# [Your assignment]
Reproduce every entry exactly.

# [Records to use]
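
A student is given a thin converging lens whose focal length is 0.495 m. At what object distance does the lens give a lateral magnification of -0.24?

2.56 m

m = −d_i/d_o ⇒ d_i = −m·d_o.
1/f = 1/d_o + 1/d_i = 1/d_o − 1/(m·d_o) = (1 − 1/m)/d_o, so d_o = f(1 − 1/m) = (0.4950)(1 − 1/(-0.24)) = 2.56 m.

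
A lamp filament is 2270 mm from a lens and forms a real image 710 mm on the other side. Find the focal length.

f = 541 mm (converging)

Real image ⇒ d_i = +710 mm.
1/f = 1/d_o + 1/d_i = 1/(2270) + 1/(710) = 0.001849, so f = 541 mm.
Since f is positive, the lens is converging.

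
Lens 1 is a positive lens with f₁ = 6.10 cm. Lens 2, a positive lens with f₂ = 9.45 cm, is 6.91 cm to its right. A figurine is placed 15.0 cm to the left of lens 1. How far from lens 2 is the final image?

2.48 cm

Lens 1: 1/d_i1 = 1/f₁ − 1/d_o1 = 1/(6.10) − 1/(15.0) = 0.09727, so d_i1 = 10.28 cm.
The intermediate image is 10.28 cm to the right of lens 1, which lies 3.370 cm to the right of lens 2 — a virtual object — so d_o2 = −3.370 cm.
Lens 2: 1/d_i2 = 1/f₂ − 1/d_o2 = 1/(9.45) − 1/(-3.370) = 0.4026, so d_i2 = 2.48 cm.
The final image is real, 2.48 cm to the right of lens 2 (overall magnification ≈ -0.51).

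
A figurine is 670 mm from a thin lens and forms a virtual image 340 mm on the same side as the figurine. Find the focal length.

f = -690 mm (diverging)

Virtual image ⇒ d_i = −340 mm.
1/f = 1/d_o + 1/d_i = 1/(670) + 1/(-340) = -0.001449, so f = -690 mm.
Since f is negative, the thin lens is diverging.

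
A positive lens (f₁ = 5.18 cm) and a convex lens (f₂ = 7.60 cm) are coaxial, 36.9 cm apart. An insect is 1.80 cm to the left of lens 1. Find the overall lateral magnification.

Lens 1: 1/d_i1 = 1/(5.18) − 1/(1.80) = -0.3625, so d_i1 = -2.759 cm; m₁ = −d_i1/d_o1 = +1.533.
d_o2 = 36.9 − (-2.759) = 39.66 cm.
Lens 2: 1/d_i2 = 1/(7.60) − 1/(39.66) = 0.1064, so d_i2 = 9.402 cm; m₂ = −d_i2/d_o2 = -0.2371.
m = m₁·m₂ = (+1.533)(-0.2371) = -0.363.

m = -0.363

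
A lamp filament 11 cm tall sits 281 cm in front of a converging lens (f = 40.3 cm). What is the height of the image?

1.84 cm

1/d_i = 1/f − 1/d_o = 1/(40.30) − 1/(281) = 0.02126, so d_i = 47.05 cm.
m = −d_i/d_o = -0.1674.
|h_i| = |m|·h_o = 0.1674 × 11 = 1.84 cm. The image is real, inverted and reduced, on the far side of the lens.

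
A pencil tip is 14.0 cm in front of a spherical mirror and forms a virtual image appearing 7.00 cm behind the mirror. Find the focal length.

f = -14.0 cm (convex)

Virtual image ⇒ d_i = −7.00 cm.
1/f = 1/d_o + 1/d_i = 1/(14.0) + 1/(-7.00) = -0.07143, so f = -14.0 cm.
Since f is negative, the spherical mirror is convex.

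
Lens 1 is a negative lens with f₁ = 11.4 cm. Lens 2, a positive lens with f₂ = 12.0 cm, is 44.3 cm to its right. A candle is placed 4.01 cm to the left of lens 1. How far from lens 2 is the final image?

16.1 cm

Lens 1 is diverging, so f₁ = −11.4 cm.
Lens 1: 1/d_i1 = 1/f₁ − 1/d_o1 = 1/(-11.4) − 1/(4.01) = -0.3371, so d_i1 = -2.967 cm.
The intermediate image is 2.967 cm to the left of lens 1 (virtual), which is 44.3 − (-2.967) = 47.27 cm to the left of lens 2, so d_o2 = +47.27 cm.
Lens 2: 1/d_i2 = 1/f₂ − 1/d_o2 = 1/(12.0) − 1/(47.27) = 0.06218, so d_i2 = 16.1 cm.
The final image is real, 16.1 cm to the right of lens 2 (overall magnification ≈ -0.25).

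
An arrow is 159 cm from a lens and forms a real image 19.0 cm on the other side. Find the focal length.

f = 17.0 cm (converging)

Real image ⇒ d_i = +19.0 cm.
1/f = 1/d_o + 1/d_i = 1/(159) + 1/(19.0) = 0.05892, so f = 17.0 cm.
Since f is positive, the lens is converging.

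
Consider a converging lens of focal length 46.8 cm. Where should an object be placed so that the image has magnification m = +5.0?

m = −d_i/d_o ⇒ d_i = −m·d_o.
1/f = 1/d_o + 1/d_i = 1/d_o − 1/(m·d_o) = (1 − 1/m)/d_o, so d_o = f(1 − 1/m) = (46.80)(1 − 1/(+5.0)) = 37.4 cm.

37.4 cm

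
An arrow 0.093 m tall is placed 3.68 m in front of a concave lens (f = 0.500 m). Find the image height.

0.0111 m

For a concave lens, f = -0.500 m.
1/d_i = 1/f − 1/d_o = 1/(-0.5000) − 1/(3.68) = -2.272, so d_i = -0.4402 m.
m = −d_i/d_o = +0.1196.
|h_i| = |m|·h_o = 0.1196 × 0.093 = 0.0111 m. The image is virtual, upright and reduced, on the same side as the object.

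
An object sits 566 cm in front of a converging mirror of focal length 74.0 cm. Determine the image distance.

Mirror equation: 1/d_i = 1/f − 1/d_o = 1/(74.00) − 1/(566) = 0.01351 − 0.001767 = 0.01175, so d_i = 85.1 cm.
The image is real, inverted and reduced, in front of the mirror.

85.1 cm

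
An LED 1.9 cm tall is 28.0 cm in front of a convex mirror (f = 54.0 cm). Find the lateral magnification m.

m = +0.659

For a convex mirror, f = -54.0 cm.
1/d_i = 1/f − 1/d_o = 1/(-54.00) − 1/(28.0) = -0.05423, so d_i = -18.44 cm.
m = −d_i/d_o = −(-18.44)/(28.0) = +0.659.
The image is virtual, upright and reduced, behind the mirror.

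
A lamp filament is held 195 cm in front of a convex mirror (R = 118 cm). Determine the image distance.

45.3 cm

f = R/2 = 118/2 = 59.00 cm; for a convex mirror, f = -59.00 cm.
Mirror equation: 1/d_i = 1/f − 1/d_o = 1/(-59.00) − 1/(195) = -0.01695 − 0.005128 = -0.02208, so d_i = -45.3 cm.
The image is virtual, upright and reduced, behind the mirror.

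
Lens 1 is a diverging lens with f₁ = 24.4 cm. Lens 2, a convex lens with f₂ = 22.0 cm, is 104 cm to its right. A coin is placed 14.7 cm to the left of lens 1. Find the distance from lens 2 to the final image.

27.3 cm

Lens 1 is diverging, so f₁ = −24.4 cm.
Lens 1: 1/d_i1 = 1/f₁ − 1/d_o1 = 1/(-24.4) − 1/(14.7) = -0.1090, so d_i1 = -9.173 cm.
The intermediate image is 9.173 cm to the left of lens 1 (virtual), which is 104 − (-9.173) = 113.2 cm to the left of lens 2, so d_o2 = +113.2 cm.
Lens 2: 1/d_i2 = 1/f₂ − 1/d_o2 = 1/(22.0) − 1/(113.2) = 0.03662, so d_i2 = 27.3 cm.
The final image is real, 27.3 cm to the right of lens 2 (overall magnification ≈ -0.15).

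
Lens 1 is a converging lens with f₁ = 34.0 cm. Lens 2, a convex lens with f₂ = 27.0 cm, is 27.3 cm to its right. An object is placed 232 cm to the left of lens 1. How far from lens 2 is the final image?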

# [Answer to the problem]
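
A student is given a thin converging lens whose focal length is 0.495 m. At what object distance does the lens give a lateral magnification of -0.24?

2.56 m

m = −d_i/d_o ⇒ d_i = −m·d_o.
1/f = 1/d_o + 1/d_i = 1/d_o − 1/(m·d_o) = (1 − 1/m)/d_o, so d_o = f(1 − 1/m) = (0.4950)(1 − 1/(-0.24)) = 2.56 m.

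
A lamp filament is 2270 mm from a lens and forms a real image 710 mm on the other side. Find the focal length.

f = 541 mm (converging)

Real image ⇒ d_i = +710 mm.
1/f = 1/d_o + 1/d_i = 1/(2270) + 1/(710) = 0.001849, so f = 541 mm.
Since f is positive, the lens is converging.

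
Lens 1 is a positive lens with f₁ = 6.10 cm. Lens 2, a positive lens with f₂ = 9.45 cm, is 6.91 cm to its right. A figurine is placed 15.0 cm to the left of lens 1. How far from lens 2 is the final image?

2.48 cm

Lens 1: 1/d_i1 = 1/f₁ − 1/d_o1 = 1/(6.10) − 1/(15.0) = 0.09727, so d_i1 = 10.28 cm.
The intermediate image is 10.28 cm to the right of lens 1, which lies 3.370 cm to the right of lens 2 — a virtual object — so d_o2 = −3.370 cm.
Lens 2: 1/d_i2 = 1/f₂ − 1/d_o2 = 1/(9.45) − 1/(-3.370) = 0.4026, so d_i2 = 2.48 cm.
The final image is real, 2.48 cm to the right of lens 2 (overall magnification ≈ -0.51).

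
A figurine is 670 mm from a thin lens and forms a virtual image 340 mm on the same side as the figurine. Find the focal length.

f = -690 mm (diverging)

Virtual image ⇒ d_i = −340 mm.
1/f = 1/d_o + 1/d_i = 1/(670) + 1/(-340) = -0.001449, so f = -690 mm.
Since f is negative, the thin lens is diverging.

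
A positive lens (f₁ = 5.18 cm) and a convex lens (f₂ = 7.60 cm) are coaxial, 36.9 cm apart. An insect is 1.80 cm to the left of lens 1. Find the overall lateral magnification.

Lens 1: 1/d_i1 = 1/(5.18) − 1/(1.80) = -0.3625, so d_i1 = -2.759 cm; m₁ = −d_i1/d_o1 = +1.533.
d_o2 = 36.9 − (-2.759) = 39.66 cm.
Lens 2: 1/d_i2 = 1/(7.60) − 1/(39.66) = 0.1064, so d_i2 = 9.402 cm; m₂ = −d_i2/d_o2 = -0.2371.
m = m₁·m₂ = (+1.533)(-0.2371) = -0.363.

m = -0.363

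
A lamp filament 11 cm tall sits 281 cm in front of a converging lens (f = 40.3 cm). What is the height of the image?

1.84 cm

1/d_i = 1/f − 1/d_o = 1/(40.30) − 1/(281) = 0.02126, so d_i = 47.05 cm.
m = −d_i/d_o = -0.1674.
|h_i| = |m|·h_o = 0.1674 × 11 = 1.84 cm. The image is real, inverted and reduced, on the far side of the lens.

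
A pencil tip is 14.0 cm in front of a spherical mirror and forms a virtual image appearing 7.00 cm behind the mirror. Find the focal length.

f = -14.0 cm (convex)

Virtual image ⇒ d_i = −7.00 cm.
1/f = 1/d_o + 1/d_i = 1/(14.0) + 1/(-7.00) = -0.07143, so f = -14.0 cm.
Since f is negative, the spherical mirror is convex.

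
Lens 1 is a negative lens with f₁ = 11.4 cm. Lens 2, a positive lens with f₂ = 12.0 cm, is 44.3 cm to its right. A candle is placed 4.01 cm to the left of lens 1. How far from lens 2 is the final image?

16.1 cm

Lens 1 is diverging, so f₁ = −11.4 cm.
Lens 1: 1/d_i1 = 1/f₁ − 1/d_o1 = 1/(-11.4) − 1/(4.01) = -0.3371, so d_i1 = -2.967 cm.
The intermediate image is 2.967 cm to the left of lens 1 (virtual), which is 44.3 − (-2.967) = 47.27 cm to the left of lens 2, so d_o2 = +47.27 cm.
Lens 2: 1/d_i2 = 1/f₂ − 1/d_o2 = 1/(12.0) − 1/(47.27) = 0.06218, so d_i2 = 16.1 cm.
The final image is real, 16.1 cm to the right of lens 2 (overall magnification ≈ -0.25).

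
An arrow is 159 cm from a lens and forms a real image 19.0 cm on the other side. Find the focal length.

f = 17.0 cm (converging)

Real image ⇒ d_i = +19.0 cm.
1/f = 1/d_o + 1/d_i = 1/(159) + 1/(19.0) = 0.05892, so f = 17.0 cm.
Since f is positive, the lens is converging.

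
Consider a converging lens of focal length 46.8 cm. Where should an object be placed so that the image has magnification m = +5.0?

m = −d_i/d_o ⇒ d_i = −m·d_o.
1/f = 1/d_o + 1/d_i = 1/d_o − 1/(m·d_o) = (1 − 1/m)/d_o, so d_o = f(1 − 1/m) = (46.80)(1 − 1/(+5.0)) = 37.4 cm.

37.4 cm

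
An arrow 0.093 m tall is placed 3.68 m in front of a concave lens (f = 0.500 m). Find the image height.

0.0111 m

For a concave lens, f = -0.500 m.
1/d_i = 1/f − 1/d_o = 1/(-0.5000) − 1/(3.68) = -2.272, so d_i = -0.4402 m.
m = −d_i/d_o = +0.1196.
|h_i| = |m|·h_o = 0.1196 × 0.093 = 0.0111 m. The image is virtual, upright and reduced, on the same side as the object.

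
An object sits 566 cm in front of a converging mirror of focal length 74.0 cm. Determine the image distance.

Mirror equation: 1/d_i = 1/f − 1/d_o = 1/(74.00) − 1/(566) = 0.01351 − 0.001767 = 0.01175, so d_i = 85.1 cm.
The image is real, inverted and reduced, in front of the mirror.

85.1 cm

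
An LED 1.9 cm tall is 28.0 cm in front of a convex mirror (f = 54.0 cm). Find the lateral magnification m.

m = +0.659

For a convex mirror, f = -54.0 cm.
1/d_i = 1/f − 1/d_o = 1/(-54.00) − 1/(28.0) = -0.05423, so d_i = -18.44 cm.
m = −d_i/d_o = −(-18.44)/(28.0) = +0.659.
The image is virtual, upright and reduced, behind the mirror.

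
A lamp filament is held 195 cm in front of a convex mirror (R = 118 cm). Determine the image distance.

45.3 cm

f = R/2 = 118/2 = 59.00 cm; for a convex mirror, f = -59.00 cm.
Mirror equation: 1/d_i = 1/f − 1/d_o = 1/(-59.00) − 1/(195) = -0.01695 − 0.005128 = -0.02208, so d_i = -45.3 cm.
The image is virtual, upright and reduced, behind the mirror.

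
Lens 1 is a diverging lens with f₁ = 24.4 cm. Lens 2, a convex lens with f₂ = 22.0 cm, is 104 cm to its right. A coin is placed 14.7 cm to the left of lens 1. Find the distance from lens 2 to the final image.

27.3 cm

Lens 1 is diverging, so f₁ = −24.4 cm.
Lens 1: 1/d_i1 = 1/f₁ − 1/d_o1 = 1/(-24.4) − 1/(14.7) = -0.1090, so d_i1 = -9.173 cm.
The intermediate image is 9.173 cm to the left of lens 1 (virtual), which is 104 − (-9.173) = 113.2 cm to the left of lens 2, so d_o2 = +113.2 cm.
Lens 2: 1/d_i2 = 1/f₂ − 1/d_o2 = 1/(22.0) − 1/(113.2) = 0.03662, so d_i2 = 27.3 cm.
The final image is real, 27.3 cm to the right of lens 2 (overall magnification ≈ -0.15).

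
Lens 1 is a converging lens with f₁ = 34.0 cm. Lens 2, a convex lens with f₂ = 27.0 cm, is 27.3 cm to its right. An object is placed 232 cm to the left of lens 1. How far from lens 2 is the final image?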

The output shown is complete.